Pick each line that has "automatic" out of the records.
'''
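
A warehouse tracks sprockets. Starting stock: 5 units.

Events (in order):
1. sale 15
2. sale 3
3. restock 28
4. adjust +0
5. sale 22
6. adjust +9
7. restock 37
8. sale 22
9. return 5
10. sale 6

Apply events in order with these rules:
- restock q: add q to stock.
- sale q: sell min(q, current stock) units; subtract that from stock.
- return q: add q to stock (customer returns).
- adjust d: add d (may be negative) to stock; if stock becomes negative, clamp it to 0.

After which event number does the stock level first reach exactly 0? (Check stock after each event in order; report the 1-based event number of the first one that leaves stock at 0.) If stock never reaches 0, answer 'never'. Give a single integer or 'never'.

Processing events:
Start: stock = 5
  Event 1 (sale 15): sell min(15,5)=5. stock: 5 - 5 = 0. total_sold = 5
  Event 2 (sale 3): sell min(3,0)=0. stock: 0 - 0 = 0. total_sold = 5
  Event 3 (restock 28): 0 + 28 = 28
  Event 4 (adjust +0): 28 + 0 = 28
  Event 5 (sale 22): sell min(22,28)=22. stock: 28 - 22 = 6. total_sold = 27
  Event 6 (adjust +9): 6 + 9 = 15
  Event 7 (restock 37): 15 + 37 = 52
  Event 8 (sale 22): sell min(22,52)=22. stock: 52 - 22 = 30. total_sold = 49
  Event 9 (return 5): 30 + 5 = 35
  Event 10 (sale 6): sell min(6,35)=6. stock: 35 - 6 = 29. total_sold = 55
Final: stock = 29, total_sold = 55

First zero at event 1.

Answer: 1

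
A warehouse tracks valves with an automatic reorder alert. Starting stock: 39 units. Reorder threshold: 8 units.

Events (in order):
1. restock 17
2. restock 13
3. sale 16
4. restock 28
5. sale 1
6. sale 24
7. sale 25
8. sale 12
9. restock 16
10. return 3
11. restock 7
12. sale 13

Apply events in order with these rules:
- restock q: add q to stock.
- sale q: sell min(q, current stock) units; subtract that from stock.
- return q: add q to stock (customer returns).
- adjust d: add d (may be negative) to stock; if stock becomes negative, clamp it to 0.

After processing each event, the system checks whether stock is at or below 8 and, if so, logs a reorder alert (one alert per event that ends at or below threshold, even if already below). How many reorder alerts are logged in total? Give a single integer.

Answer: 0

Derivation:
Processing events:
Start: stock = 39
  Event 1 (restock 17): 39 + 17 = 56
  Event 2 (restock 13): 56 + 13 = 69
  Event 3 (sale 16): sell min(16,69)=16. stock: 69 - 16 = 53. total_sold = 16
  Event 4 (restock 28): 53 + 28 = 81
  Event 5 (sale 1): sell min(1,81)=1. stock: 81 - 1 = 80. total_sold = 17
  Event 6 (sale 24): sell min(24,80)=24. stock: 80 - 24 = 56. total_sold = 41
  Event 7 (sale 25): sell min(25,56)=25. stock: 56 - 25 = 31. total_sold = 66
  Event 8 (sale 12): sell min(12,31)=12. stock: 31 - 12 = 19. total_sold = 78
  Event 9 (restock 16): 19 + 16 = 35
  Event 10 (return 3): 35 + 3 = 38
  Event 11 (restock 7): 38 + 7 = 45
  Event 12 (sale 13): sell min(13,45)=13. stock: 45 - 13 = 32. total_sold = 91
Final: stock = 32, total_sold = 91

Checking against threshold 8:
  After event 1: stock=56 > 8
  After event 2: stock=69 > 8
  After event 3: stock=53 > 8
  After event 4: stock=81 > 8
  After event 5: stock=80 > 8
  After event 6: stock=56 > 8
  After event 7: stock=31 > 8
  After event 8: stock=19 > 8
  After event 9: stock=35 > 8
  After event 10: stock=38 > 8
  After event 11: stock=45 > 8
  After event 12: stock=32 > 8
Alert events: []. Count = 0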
'''
'''
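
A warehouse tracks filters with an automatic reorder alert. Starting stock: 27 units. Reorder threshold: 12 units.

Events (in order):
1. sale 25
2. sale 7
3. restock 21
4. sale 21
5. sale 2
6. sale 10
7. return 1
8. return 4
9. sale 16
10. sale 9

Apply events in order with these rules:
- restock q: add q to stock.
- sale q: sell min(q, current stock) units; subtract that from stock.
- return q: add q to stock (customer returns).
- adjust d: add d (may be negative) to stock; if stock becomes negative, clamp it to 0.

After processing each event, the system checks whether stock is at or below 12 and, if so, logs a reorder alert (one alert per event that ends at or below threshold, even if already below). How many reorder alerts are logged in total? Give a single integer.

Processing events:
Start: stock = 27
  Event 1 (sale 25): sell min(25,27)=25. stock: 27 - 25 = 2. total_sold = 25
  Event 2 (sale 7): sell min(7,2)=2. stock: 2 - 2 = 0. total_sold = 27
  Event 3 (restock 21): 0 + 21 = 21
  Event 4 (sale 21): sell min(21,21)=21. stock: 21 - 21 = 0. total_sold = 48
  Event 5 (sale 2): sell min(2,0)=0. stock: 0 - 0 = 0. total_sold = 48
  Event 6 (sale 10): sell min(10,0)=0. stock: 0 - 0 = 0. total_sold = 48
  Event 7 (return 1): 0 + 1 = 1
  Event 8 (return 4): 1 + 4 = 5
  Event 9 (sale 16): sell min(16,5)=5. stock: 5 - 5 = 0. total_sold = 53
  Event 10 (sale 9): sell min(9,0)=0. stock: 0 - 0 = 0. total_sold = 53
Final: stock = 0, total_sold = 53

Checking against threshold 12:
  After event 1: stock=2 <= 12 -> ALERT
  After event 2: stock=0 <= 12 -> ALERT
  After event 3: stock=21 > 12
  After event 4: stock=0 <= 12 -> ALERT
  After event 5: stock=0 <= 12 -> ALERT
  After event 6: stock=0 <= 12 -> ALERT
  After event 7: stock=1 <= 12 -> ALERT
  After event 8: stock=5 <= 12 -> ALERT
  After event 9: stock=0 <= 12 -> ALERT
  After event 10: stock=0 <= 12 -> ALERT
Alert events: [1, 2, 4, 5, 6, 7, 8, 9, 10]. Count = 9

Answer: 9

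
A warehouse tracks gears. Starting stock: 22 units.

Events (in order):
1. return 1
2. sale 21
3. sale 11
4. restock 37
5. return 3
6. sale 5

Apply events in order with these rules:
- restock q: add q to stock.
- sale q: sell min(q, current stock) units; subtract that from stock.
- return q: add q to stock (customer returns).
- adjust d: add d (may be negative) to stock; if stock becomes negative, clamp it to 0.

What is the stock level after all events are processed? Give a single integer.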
'''
WRITTEN SOLUTION
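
A warehouse tracks valves with an automatic reorder alert. Starting stock: 39 units. Reorder threshold: 8 units.
A warehouse tracks filters with an automatic reorder alert. Starting stock: 27 units. Reorder threshold: 12 units.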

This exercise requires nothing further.